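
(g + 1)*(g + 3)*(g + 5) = g^3 + 9*g^2 + 23*g + 15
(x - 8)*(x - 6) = x^2 - 14*x + 48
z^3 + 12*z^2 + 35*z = z*(z + 5)*(z + 7)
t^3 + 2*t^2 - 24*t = t*(t - 4)*(t + 6)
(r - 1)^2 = r^2 - 2*r + 1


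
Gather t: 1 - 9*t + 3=4 - 9*t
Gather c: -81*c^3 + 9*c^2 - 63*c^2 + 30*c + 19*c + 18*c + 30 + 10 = -81*c^3 - 54*c^2 + 67*c + 40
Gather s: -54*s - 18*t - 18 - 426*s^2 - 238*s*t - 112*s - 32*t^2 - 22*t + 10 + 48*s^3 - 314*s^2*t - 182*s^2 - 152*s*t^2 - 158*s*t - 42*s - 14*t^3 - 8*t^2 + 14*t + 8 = 48*s^3 + s^2*(-314*t - 608) + s*(-152*t^2 - 396*t - 208) - 14*t^3 - 40*t^2 - 26*t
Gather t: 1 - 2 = -1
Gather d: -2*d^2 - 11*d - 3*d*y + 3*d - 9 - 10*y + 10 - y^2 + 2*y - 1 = -2*d^2 + d*(-3*y - 8) - y^2 - 8*y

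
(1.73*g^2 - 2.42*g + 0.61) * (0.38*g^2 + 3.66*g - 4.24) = 0.6574*g^4 + 5.4122*g^3 - 15.9606*g^2 + 12.4934*g - 2.5864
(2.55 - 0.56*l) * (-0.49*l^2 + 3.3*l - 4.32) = 0.2744*l^3 - 3.0975*l^2 + 10.8342*l - 11.016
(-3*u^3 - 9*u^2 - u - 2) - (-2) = -3*u^3 - 9*u^2 - u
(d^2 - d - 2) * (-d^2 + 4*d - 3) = -d^4 + 5*d^3 - 5*d^2 - 5*d + 6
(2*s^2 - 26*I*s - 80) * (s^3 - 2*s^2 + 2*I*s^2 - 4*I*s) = 2*s^5 - 4*s^4 - 22*I*s^4 - 28*s^3 + 44*I*s^3 + 56*s^2 - 160*I*s^2 + 320*I*s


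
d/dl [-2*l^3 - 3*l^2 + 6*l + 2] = -6*l^2 - 6*l + 6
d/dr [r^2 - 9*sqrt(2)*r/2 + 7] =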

###

— WHAT IS BEING ASKED —
Your task is to output exactly the lines running from the one with "(2.55 - 0.56*l)" through the final line of the material above, with both ends included.

— RESPONSE AREA —
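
(2.55 - 0.56*l) * (-0.49*l^2 + 3.3*l - 4.32) = 0.2744*l^3 - 3.0975*l^2 + 10.8342*l - 11.016
(-3*u^3 - 9*u^2 - u - 2) - (-2) = -3*u^3 - 9*u^2 - u
(d^2 - d - 2) * (-d^2 + 4*d - 3) = -d^4 + 5*d^3 - 5*d^2 - 5*d + 6
(2*s^2 - 26*I*s - 80) * (s^3 - 2*s^2 + 2*I*s^2 - 4*I*s) = 2*s^5 - 4*s^4 - 22*I*s^4 - 28*s^3 + 44*I*s^3 + 56*s^2 - 160*I*s^2 + 320*I*s


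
d/dl [-2*l^3 - 3*l^2 + 6*l + 2] = -6*l^2 - 6*l + 6
d/dr [r^2 - 9*sqrt(2)*r/2 + 7] =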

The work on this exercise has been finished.